Items listed in a dataset:
◇ ◇ ◇ ◇ ◇
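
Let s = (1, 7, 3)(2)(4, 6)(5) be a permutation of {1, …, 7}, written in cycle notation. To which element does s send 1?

7

In the cycle (1, 7, 3), 1 is followed by 7, so s(1) = 7.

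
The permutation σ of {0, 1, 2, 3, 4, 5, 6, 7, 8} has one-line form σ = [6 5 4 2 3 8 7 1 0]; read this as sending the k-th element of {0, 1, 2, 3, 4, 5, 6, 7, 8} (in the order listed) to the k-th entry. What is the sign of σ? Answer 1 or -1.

In disjoint-cycle form the cycle lengths are 6, 3.
A cycle is odd iff its length is even; σ has 1 even-length cycle, so sgn(σ) = (−1)^1 and σ is odd.

-1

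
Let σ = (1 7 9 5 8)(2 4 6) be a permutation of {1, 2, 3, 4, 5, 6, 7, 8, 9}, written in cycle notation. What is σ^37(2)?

2 lies in the 3-cycle (2 4 6).
On a 3-cycle, σ^3 is the identity, so σ^37 = σ^1 there (37 ≡ 1 mod 3).
Stepping 1 place around the cycle: 2 → 4.

4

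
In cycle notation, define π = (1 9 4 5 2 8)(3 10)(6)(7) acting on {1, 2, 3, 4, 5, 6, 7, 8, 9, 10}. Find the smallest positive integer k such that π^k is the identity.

The cycle type of π is (6, 2, 1, 1).
The order is lcm(6, 2) = 6.

6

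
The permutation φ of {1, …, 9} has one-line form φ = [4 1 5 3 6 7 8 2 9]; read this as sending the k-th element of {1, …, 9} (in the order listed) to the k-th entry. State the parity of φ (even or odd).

In disjoint-cycle form the cycle lengths are 8, 1.
A cycle is odd iff its length is even; φ has 1 even-length cycle, so sgn(φ) = (−1)^1 and φ is odd.

odd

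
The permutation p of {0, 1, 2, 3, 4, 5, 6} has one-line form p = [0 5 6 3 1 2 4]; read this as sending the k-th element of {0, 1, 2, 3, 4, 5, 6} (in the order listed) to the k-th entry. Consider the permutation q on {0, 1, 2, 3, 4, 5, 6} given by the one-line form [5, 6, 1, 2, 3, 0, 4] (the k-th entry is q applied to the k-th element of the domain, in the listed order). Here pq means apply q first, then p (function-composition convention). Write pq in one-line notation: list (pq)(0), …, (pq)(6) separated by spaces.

2 4 5 6 3 0 1

(pq)(x) = p(q(x)). Computing each image: p(q(0)) = p(5) = 2, p(q(1)) = p(6) = 4, p(q(2)) = p(1) = 5, p(q(3)) = p(2) = 6, p(q(4)) = p(3) = 3, p(q(5)) = p(0) = 0, p(q(6)) = p(4) = 1.
Hence pq = [2 4 5 6 3 0 1].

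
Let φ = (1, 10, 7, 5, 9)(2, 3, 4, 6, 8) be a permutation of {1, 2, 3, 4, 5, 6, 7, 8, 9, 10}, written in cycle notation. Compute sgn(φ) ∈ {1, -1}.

The cycle lengths are 5, 5.
A cycle is odd iff its length is even; φ has 0 even-length cycles, so sgn(φ) = (−1)^0 and φ is even.

1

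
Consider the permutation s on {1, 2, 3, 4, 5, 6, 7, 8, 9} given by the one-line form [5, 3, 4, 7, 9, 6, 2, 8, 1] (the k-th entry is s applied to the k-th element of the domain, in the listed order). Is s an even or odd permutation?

odd

In disjoint-cycle form the cycle lengths are 4, 3, 1, 1.
A cycle of length ℓ contributes ℓ−1 transpositions, so s is a product of 3 + 2 = 5 transpositions — odd.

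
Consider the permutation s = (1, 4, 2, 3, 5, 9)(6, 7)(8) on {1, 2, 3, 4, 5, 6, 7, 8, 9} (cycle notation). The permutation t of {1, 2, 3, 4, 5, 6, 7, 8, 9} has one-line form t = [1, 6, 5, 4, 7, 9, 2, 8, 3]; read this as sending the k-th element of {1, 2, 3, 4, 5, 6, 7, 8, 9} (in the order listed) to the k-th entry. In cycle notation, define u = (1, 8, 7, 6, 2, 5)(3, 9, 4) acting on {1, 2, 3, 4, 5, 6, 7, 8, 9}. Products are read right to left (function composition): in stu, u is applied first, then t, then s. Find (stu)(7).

(stu)(7) = s(t(u(7))). u(7) = 6, then t(6) = 9, then s(9) = 1, so the result is 1.

1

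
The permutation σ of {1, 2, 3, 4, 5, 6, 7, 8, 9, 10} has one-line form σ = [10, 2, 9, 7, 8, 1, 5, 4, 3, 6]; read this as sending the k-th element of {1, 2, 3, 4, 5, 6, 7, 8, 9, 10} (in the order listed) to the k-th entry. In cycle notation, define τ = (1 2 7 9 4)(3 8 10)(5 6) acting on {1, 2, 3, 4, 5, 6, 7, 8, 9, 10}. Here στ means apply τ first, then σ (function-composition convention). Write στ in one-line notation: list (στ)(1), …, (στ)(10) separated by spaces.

Chase each element through τ then σ: 1 → 2 → 2; 2 → 7 → 5; 3 → 8 → 4; 4 → 1 → 10; 5 → 6 → 1; 6 → 5 → 8; 7 → 9 → 3; 8 → 10 → 6; 9 → 4 → 7; 10 → 3 → 9.
So στ in one-line form is 2 5 4 10 1 8 3 6 7 9.

2 5 4 10 1 8 3 6 7 9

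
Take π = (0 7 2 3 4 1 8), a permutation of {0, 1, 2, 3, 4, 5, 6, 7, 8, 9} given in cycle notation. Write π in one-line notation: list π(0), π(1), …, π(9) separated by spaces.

7 8 3 4 1 5 6 2 0 9

Image by image: 0→7, 1→8, 2→3, 3→4, 4→1, 5→5, 6→6, 7→2, 8→0, 9→9.
So the one-line form is 7 8 3 4 1 5 6 2 0 9.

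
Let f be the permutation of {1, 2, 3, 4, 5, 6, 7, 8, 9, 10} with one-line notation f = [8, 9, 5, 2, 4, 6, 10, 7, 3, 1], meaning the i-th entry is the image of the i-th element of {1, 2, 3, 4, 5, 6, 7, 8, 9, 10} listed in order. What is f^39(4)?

5

Tracing 4 → 2 → … returns to 4 after 5 steps, so 4 lies in a 5-cycle (2, 9, 3, 5, 4).
Since the cycle has length 5, f^39 acts on it the same as f^4 (39 mod 5 = 4).
Stepping 4 places around the cycle: 4 → 2 → 9 → 3 → 5.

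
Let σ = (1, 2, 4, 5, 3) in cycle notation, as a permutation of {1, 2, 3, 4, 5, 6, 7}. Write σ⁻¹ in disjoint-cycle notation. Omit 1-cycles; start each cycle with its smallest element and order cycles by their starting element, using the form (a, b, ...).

(1, 3, 5, 4, 2)

If σ sends a → b within a cycle, σ⁻¹ sends b → a; equivalently, reverse each cycle.
Reversing each cycle of σ and rotating so the smallest element leads gives (1, 3, 5, 4, 2).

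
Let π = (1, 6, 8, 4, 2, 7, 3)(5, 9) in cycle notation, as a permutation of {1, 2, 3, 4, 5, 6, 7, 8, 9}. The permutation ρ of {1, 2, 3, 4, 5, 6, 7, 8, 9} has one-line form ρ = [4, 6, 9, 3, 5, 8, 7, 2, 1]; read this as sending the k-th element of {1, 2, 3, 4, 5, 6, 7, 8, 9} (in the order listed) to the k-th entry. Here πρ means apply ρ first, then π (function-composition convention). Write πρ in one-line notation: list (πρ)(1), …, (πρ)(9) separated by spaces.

2 8 5 1 9 4 3 7 6

(πρ)(x) = π(ρ(x)). Computing each image: π(ρ(1)) = π(4) = 2, π(ρ(2)) = π(6) = 8, π(ρ(3)) = π(9) = 5, π(ρ(4)) = π(3) = 1, π(ρ(5)) = π(5) = 9, π(ρ(6)) = π(8) = 4, π(ρ(7)) = π(7) = 3, π(ρ(8)) = π(2) = 7, π(ρ(9)) = π(1) = 6.
Hence πρ = [2 8 5 1 9 4 3 7 6].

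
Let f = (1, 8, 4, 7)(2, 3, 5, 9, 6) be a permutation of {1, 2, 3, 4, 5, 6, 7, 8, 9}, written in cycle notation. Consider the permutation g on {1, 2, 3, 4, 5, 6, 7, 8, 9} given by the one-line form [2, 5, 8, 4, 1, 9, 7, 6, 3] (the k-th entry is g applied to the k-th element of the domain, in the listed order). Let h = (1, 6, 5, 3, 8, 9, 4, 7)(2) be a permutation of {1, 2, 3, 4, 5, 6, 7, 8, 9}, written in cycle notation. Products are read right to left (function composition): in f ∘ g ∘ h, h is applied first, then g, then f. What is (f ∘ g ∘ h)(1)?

6

Apply the permutations in order: h(1) = 6, then g(6) = 9, then f(9) = 6. So (f ∘ g ∘ h)(1) = 6.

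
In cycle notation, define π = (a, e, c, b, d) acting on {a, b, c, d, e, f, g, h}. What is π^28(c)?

a

c lies in the 5-cycle (a, e, c, b, d).
Since the cycle has length 5, π^28 acts on it the same as π^3 (28 mod 5 = 3).
Stepping 3 places around the cycle: c → b → d → a.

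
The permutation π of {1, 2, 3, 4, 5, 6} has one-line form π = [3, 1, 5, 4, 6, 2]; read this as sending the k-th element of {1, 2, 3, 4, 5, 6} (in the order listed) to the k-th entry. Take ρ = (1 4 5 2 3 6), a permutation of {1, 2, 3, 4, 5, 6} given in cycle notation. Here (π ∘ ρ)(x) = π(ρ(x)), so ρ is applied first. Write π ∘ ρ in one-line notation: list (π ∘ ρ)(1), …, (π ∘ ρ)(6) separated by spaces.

Chase each element through ρ then π: 1 → 4 → 4; 2 → 3 → 5; 3 → 6 → 2; 4 → 5 → 6; 5 → 2 → 1; 6 → 1 → 3.
So π ∘ ρ in one-line form is 4 5 2 6 1 3.

4 5 2 6 1 3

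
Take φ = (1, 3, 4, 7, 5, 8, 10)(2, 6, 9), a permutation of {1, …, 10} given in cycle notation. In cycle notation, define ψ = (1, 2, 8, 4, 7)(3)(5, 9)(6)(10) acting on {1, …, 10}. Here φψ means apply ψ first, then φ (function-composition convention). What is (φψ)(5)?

2

First apply ψ: ψ(5) = 9, then φ(9) = 2. Thus (φψ)(5) = 2.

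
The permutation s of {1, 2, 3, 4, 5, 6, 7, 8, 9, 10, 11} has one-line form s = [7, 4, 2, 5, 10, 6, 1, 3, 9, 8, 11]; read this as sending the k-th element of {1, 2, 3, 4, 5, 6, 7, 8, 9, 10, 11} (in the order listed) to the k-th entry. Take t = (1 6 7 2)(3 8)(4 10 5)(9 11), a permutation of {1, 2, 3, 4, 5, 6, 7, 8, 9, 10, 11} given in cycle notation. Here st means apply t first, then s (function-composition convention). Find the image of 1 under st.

t(1) = 6, then s(6) = 6; composing gives (st)(1) = 6.

6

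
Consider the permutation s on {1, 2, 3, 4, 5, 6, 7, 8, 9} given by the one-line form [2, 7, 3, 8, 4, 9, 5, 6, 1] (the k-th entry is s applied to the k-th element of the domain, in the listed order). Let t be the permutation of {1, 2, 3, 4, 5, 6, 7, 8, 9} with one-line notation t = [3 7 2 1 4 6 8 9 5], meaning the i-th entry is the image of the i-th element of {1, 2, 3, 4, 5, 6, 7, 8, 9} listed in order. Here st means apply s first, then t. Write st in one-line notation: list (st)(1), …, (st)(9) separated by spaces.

7 8 2 9 1 5 4 6 3

(st)(x) = t(s(x)). Computing each image: t(s(1)) = t(2) = 7, t(s(2)) = t(7) = 8, t(s(3)) = t(3) = 2, t(s(4)) = t(8) = 9, t(s(5)) = t(4) = 1, t(s(6)) = t(9) = 5, t(s(7)) = t(5) = 4, t(s(8)) = t(6) = 6, t(s(9)) = t(1) = 3.
Hence st = [7 8 2 9 1 5 4 6 3].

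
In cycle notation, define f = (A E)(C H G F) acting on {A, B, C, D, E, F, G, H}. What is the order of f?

The cycle type of f is (4, 2, 1, 1).
The order is lcm(4, 2) = 4.

4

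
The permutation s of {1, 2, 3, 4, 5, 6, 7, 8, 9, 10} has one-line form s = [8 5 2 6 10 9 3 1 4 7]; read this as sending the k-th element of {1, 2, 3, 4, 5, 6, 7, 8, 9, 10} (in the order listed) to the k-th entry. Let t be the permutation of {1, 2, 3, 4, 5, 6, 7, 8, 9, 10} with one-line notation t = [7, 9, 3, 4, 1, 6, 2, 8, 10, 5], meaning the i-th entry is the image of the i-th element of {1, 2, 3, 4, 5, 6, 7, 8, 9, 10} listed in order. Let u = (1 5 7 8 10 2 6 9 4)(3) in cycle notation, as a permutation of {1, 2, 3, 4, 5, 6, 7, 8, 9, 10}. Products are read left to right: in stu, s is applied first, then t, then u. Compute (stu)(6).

2

Chase 6: s(6) = 9; t(9) = 10; u(10) = 2. Hence (stu)(6) = 2.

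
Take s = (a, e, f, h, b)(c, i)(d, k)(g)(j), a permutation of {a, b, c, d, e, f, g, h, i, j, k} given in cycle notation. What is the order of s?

The disjoint cycles have lengths 5, 2, 2, 1, 1.
Since disjoint cycles commute, ord(s) = lcm(5, 2, 2) = 10.

10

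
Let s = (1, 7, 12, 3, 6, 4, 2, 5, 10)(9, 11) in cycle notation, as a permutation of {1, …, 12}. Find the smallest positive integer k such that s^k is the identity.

18

The cycle type of s is (9, 2, 1).
Since disjoint cycles commute, ord(s) = lcm(9, 2) = 18.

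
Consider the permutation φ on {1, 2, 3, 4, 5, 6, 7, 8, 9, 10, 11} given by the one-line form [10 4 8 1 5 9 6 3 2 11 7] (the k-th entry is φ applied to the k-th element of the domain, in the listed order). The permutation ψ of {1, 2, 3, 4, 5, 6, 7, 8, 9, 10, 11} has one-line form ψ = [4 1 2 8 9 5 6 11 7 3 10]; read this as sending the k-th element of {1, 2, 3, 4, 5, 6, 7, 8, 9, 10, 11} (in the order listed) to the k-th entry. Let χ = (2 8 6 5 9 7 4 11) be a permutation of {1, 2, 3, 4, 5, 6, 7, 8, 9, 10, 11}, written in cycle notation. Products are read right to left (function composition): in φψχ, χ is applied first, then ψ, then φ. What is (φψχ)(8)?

5

Chase 8: χ(8) = 6; ψ(6) = 5; φ(5) = 5. Hence (φψχ)(8) = 5.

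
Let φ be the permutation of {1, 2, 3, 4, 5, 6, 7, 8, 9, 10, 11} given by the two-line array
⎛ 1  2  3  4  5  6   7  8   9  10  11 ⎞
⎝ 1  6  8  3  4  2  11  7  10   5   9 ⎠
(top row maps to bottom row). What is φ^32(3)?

Tracing 3 → 8 → … returns to 3 after 8 steps, so 3 lies in an 8-cycle (3 8 7 11 9 10 5 4).
On an 8-cycle, φ^8 is the identity, so φ^32 = φ^0 there (32 ≡ 0 mod 8).
So φ^32(3) = 3.

3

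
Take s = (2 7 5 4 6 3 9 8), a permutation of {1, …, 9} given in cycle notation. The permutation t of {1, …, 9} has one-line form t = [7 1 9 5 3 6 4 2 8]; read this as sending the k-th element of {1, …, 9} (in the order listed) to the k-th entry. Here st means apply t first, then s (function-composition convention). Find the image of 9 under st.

(st)(9) = s(t(9)). t(9) = 8, then s(8) = 2. So (st)(9) = 2.

2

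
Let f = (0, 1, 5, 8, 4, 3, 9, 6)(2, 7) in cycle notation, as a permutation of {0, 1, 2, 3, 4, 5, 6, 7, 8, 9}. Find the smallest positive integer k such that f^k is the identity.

8

The disjoint cycles have lengths 8, 2.
Since disjoint cycles commute, ord(f) = lcm(8, 2) = 8.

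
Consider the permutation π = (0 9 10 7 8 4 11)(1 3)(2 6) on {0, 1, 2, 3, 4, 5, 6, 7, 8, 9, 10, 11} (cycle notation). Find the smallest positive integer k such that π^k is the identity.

14

The disjoint cycles have lengths 7, 2, 2, 1.
The order of π is the least common multiple of its cycle lengths: lcm(7, 2, 2) = 14.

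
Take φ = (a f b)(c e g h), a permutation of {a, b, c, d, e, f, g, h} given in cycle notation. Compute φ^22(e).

h

e lies in the 4-cycle (c e g h).
Since the cycle has length 4, φ^22 acts on it the same as φ^2 (22 mod 4 = 2).
Advancing 2 steps from e: e → g → h.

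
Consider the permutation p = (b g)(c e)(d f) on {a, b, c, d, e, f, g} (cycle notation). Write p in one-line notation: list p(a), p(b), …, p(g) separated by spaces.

a g e f c d b

Reading each image from the cycles: a↦a, b↦g, c↦e, d↦f, e↦c, f↦d, g↦b.
Listing these in domain order gives a g e f c d b.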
◇ ◇ ◇ ◇ ◇
WORK ORDER => From the line containing "Consider the permutation π" to the final line of the data, repeat each line exactly. Include both ends.

REPLY =>
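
Consider the permutation π = (0 9 10 7 8 4 11)(1 3)(2 6) on {0, 1, 2, 3, 4, 5, 6, 7, 8, 9, 10, 11} (cycle notation). Find the smallest positive integer k such that π^k is the identity.

14

The disjoint cycles have lengths 7, 2, 2, 1.
The order of π is the least common multiple of its cycle lengths: lcm(7, 2, 2) = 14.

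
Take φ = (a f b)(c e g h), a permutation of {a, b, c, d, e, f, g, h} given in cycle notation. Compute φ^22(e).

h

e lies in the 4-cycle (c e g h).
Since the cycle has length 4, φ^22 acts on it the same as φ^2 (22 mod 4 = 2).
Advancing 2 steps from e: e → g → h.

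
Consider the permutation p = (b g)(c e)(d f) on {a, b, c, d, e, f, g} (cycle notation). Write p in one-line notation: list p(a), p(b), …, p(g) separated by spaces.

a g e f c d b

Reading each image from the cycles: a↦a, b↦g, c↦e, d↦f, e↦c, f↦d, g↦b.
Listing these in domain order gives a g e f c d b.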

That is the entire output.